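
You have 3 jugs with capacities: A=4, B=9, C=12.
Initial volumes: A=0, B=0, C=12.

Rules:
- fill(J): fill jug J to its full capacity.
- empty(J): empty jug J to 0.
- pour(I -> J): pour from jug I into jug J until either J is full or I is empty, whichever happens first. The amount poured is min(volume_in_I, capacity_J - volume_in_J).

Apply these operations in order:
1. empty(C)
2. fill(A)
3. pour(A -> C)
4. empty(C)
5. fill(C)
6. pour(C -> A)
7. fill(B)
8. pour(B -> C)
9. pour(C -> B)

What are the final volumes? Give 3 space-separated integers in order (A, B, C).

Step 1: empty(C) -> (A=0 B=0 C=0)
Step 2: fill(A) -> (A=4 B=0 C=0)
Step 3: pour(A -> C) -> (A=0 B=0 C=4)
Step 4: empty(C) -> (A=0 B=0 C=0)
Step 5: fill(C) -> (A=0 B=0 C=12)
Step 6: pour(C -> A) -> (A=4 B=0 C=8)
Step 7: fill(B) -> (A=4 B=9 C=8)
Step 8: pour(B -> C) -> (A=4 B=5 C=12)
Step 9: pour(C -> B) -> (A=4 B=9 C=8)

Answer: 4 9 8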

## TASK ITEM
Only the lines of the data holding the string "full" are wanted; copy each of them.

## OUTPUT OF THE EXERCISE
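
- fill(J): fill jug J to its full capacity.
- pour(I -> J): pour from jug I into jug J until either J is full or I is empty, whichever happens first. The amount poured is min(volume_in_I, capacity_J - volume_in_J).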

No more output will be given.